**The task**
A stretch of the entries below is to be set down exactly, running from the line with "A lexer produced" through the line with "q11: 0→q5, 1→q4", both included, and no other line.

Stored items
= Beginning of Section =

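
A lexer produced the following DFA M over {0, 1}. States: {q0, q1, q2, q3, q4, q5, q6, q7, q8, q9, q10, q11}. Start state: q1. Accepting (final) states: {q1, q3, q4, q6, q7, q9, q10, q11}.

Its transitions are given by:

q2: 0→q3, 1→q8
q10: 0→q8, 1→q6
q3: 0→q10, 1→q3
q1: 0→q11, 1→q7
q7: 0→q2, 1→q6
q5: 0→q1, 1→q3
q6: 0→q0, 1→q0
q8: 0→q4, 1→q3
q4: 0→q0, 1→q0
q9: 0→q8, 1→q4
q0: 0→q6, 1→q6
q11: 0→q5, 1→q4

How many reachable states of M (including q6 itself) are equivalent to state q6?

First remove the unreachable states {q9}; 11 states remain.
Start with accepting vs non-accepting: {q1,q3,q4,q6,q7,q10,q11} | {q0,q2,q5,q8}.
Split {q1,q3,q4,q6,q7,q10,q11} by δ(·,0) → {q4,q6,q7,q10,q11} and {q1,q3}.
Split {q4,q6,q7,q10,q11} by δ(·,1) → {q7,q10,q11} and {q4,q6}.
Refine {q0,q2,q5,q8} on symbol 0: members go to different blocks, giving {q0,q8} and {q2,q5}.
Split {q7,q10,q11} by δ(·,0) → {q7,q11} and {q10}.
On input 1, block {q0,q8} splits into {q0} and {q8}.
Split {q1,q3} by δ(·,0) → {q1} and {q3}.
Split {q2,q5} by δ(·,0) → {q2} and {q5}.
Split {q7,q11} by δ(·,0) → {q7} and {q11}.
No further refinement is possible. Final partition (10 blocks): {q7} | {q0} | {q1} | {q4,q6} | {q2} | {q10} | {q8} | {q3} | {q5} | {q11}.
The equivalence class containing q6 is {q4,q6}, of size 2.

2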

= End of Section =
= Beginning of Section =

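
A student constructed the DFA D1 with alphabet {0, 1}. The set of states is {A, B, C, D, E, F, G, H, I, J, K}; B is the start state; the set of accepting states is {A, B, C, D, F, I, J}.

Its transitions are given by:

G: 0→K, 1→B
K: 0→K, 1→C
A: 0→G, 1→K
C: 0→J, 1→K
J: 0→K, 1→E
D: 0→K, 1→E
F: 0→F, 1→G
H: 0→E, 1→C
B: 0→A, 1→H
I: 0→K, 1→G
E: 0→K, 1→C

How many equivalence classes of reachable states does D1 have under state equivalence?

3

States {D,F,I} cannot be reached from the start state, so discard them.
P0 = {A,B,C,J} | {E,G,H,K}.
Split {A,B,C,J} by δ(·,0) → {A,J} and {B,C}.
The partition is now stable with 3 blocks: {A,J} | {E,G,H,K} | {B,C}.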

= End of Section =
= Beginning of Section =

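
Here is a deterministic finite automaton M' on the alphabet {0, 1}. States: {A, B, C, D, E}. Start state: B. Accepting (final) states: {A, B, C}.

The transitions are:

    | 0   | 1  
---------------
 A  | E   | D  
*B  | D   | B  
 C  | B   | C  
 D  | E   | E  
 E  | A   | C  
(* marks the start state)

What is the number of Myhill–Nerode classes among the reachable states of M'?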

= End of Section =

**Exercise solution**
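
A lexer produced the following DFA M over {0, 1}. States: {q0, q1, q2, q3, q4, q5, q6, q7, q8, q9, q10, q11}. Start state: q1. Accepting (final) states: {q1, q3, q4, q6, q7, q9, q10, q11}.

Its transitions are given by:

q2: 0→q3, 1→q8
q10: 0→q8, 1→q6
q3: 0→q10, 1→q3
q1: 0→q11, 1→q7
q7: 0→q2, 1→q6
q5: 0→q1, 1→q3
q6: 0→q0, 1→q0
q8: 0→q4, 1→q3
q4: 0→q0, 1→q0
q9: 0→q8, 1→q4
q0: 0→q6, 1→q6
q11: 0→q5, 1→q4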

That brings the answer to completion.